TO DO -
Only the lines from the top of the data through the line with "Answer: -7584397/1378 ≈ -5503.9" should be repeated, each exactly as written.

MATERIAL PROVIDED -

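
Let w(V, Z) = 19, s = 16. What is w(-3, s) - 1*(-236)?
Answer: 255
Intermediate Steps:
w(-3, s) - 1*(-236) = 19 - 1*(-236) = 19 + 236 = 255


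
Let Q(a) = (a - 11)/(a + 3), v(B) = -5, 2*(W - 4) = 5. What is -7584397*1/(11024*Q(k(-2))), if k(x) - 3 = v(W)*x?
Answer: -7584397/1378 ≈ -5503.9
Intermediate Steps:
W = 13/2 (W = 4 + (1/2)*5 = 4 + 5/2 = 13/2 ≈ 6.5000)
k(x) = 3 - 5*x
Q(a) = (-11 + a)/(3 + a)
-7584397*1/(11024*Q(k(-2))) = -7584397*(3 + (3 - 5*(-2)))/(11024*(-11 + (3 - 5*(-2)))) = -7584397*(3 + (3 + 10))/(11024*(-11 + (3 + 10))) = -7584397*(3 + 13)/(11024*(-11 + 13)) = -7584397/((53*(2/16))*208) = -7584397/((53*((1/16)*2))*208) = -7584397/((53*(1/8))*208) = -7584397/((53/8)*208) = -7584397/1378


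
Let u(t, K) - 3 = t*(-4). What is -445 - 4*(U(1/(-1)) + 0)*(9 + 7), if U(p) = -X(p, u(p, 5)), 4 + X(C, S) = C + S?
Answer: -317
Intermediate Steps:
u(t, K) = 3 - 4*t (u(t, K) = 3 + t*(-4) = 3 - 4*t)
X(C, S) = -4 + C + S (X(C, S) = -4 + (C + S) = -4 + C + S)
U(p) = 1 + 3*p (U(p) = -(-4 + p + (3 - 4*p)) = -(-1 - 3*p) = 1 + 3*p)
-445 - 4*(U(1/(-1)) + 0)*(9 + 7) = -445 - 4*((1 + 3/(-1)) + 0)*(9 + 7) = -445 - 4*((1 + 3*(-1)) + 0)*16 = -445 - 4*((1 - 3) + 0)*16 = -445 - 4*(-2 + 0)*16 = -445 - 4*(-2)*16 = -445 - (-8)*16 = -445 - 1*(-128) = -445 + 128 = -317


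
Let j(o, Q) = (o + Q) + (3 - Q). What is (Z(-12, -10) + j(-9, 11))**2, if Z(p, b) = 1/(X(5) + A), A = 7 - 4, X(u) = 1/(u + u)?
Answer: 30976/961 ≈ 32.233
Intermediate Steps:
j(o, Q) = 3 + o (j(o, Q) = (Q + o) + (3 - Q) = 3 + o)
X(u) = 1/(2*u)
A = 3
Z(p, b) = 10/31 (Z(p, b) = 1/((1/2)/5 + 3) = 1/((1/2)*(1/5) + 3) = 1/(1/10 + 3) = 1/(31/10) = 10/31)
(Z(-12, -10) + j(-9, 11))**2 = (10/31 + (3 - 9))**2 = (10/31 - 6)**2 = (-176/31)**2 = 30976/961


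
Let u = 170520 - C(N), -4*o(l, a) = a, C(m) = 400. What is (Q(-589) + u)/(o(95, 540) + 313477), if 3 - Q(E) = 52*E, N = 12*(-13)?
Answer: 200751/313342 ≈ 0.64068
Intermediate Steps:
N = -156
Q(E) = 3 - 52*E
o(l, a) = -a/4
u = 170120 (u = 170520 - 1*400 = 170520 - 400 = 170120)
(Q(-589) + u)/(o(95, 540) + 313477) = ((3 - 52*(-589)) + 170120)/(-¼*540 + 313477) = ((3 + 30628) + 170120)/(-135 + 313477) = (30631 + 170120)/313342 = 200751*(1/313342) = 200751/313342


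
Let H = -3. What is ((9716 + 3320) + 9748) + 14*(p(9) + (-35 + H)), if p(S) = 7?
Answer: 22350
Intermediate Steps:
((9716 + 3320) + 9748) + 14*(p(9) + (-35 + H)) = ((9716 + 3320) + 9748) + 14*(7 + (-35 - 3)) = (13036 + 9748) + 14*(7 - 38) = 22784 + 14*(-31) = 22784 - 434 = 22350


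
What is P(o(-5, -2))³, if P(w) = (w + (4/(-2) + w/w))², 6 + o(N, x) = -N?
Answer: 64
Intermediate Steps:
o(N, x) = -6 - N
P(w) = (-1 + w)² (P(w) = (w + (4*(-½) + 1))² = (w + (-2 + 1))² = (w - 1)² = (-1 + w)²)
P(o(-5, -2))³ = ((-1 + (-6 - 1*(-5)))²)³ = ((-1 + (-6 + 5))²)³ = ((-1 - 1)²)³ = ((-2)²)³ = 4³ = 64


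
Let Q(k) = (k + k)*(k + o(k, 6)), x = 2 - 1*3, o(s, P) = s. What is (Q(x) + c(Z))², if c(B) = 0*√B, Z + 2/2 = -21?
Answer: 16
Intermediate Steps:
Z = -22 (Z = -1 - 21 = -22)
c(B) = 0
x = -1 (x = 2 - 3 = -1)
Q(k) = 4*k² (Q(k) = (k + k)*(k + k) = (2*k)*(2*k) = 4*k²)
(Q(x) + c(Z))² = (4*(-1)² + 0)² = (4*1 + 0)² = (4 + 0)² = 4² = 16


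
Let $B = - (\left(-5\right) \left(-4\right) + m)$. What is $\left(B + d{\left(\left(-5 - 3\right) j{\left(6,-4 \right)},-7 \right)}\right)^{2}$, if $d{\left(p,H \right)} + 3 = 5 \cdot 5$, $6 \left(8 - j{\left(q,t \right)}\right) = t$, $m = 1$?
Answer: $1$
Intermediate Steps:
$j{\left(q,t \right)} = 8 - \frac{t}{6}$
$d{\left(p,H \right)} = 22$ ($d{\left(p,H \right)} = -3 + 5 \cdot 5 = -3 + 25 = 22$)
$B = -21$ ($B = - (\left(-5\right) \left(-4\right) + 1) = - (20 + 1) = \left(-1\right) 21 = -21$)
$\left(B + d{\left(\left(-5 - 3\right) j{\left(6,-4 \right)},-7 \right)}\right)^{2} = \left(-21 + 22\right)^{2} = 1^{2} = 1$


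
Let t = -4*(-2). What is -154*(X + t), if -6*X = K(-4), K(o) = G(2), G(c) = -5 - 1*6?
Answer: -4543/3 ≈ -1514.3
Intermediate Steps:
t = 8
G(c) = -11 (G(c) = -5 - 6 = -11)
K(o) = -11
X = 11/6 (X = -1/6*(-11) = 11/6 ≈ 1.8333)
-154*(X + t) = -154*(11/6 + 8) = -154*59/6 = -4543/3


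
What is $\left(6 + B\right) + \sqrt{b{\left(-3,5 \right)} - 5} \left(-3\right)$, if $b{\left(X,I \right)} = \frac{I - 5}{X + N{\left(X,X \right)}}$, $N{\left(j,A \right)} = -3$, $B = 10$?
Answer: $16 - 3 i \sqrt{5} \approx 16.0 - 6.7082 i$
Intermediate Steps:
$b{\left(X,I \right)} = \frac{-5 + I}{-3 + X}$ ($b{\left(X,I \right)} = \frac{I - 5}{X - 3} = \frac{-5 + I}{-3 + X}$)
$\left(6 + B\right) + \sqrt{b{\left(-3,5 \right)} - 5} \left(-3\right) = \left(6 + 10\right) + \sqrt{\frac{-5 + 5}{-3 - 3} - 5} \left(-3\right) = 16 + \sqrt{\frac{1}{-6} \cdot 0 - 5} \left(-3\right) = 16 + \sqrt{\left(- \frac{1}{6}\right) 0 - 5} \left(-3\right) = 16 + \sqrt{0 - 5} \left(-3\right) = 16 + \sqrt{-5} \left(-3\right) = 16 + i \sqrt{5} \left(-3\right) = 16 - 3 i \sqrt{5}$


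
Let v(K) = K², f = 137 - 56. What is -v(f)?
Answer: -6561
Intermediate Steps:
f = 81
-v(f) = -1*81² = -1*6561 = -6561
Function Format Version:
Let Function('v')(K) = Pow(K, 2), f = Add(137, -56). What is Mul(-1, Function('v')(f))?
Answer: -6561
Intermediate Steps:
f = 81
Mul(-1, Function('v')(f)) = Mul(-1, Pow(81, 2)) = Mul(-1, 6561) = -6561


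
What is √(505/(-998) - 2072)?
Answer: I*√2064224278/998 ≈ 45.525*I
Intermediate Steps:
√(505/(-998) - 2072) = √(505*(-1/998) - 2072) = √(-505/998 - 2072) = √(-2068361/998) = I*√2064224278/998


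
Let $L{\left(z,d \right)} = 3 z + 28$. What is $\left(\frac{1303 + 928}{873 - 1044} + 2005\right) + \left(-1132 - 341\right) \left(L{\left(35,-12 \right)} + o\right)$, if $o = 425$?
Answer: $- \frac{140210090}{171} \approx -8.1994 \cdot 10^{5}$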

ANSWER TO THIS PROBLEM -
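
Let w(V, Z) = 19, s = 16. What is w(-3, s) - 1*(-236)?
Answer: 255
Intermediate Steps:
w(-3, s) - 1*(-236) = 19 - 1*(-236) = 19 + 236 = 255


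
Let Q(a) = (a - 11)/(a + 3), v(B) = -5, 2*(W - 4) = 5. What is -7584397*1/(11024*Q(k(-2))), if k(x) - 3 = v(W)*x?
Answer: -7584397/1378 ≈ -5503.9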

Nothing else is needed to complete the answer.